Through the line that contains "F2: (NOT r OR s)", return the data below exactly, starting at its first line; leave the rest out.

*RECORDS TO USE*.
-.-.-
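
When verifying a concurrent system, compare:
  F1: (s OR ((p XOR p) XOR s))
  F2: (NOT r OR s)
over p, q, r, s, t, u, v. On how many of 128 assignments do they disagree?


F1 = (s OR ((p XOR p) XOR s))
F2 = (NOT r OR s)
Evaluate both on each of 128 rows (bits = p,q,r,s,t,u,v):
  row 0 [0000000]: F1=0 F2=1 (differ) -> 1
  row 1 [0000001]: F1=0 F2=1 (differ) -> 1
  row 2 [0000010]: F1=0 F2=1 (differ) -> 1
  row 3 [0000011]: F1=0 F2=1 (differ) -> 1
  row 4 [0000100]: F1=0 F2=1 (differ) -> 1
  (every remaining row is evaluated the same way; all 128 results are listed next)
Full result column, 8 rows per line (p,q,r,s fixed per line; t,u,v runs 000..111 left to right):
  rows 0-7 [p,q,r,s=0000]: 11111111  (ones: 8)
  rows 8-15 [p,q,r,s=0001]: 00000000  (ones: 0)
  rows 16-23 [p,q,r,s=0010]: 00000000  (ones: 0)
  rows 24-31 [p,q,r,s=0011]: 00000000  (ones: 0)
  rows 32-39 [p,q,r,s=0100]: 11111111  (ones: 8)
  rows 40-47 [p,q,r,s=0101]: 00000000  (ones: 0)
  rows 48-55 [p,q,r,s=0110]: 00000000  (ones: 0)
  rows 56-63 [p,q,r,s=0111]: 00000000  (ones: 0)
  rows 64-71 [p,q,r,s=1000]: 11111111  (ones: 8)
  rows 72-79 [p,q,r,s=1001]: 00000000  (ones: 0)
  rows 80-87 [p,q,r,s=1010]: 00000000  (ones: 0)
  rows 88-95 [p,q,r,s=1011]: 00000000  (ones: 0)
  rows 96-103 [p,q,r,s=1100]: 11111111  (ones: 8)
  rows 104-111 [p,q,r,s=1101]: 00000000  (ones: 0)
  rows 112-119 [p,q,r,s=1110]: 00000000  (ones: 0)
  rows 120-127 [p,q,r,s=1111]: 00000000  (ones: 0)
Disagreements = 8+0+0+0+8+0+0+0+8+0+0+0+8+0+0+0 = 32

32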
-.-.-
*RESULT BELOW*.
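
When verifying a concurrent system, compare:
  F1: (s OR ((p XOR p) XOR s))
  F2: (NOT r OR s)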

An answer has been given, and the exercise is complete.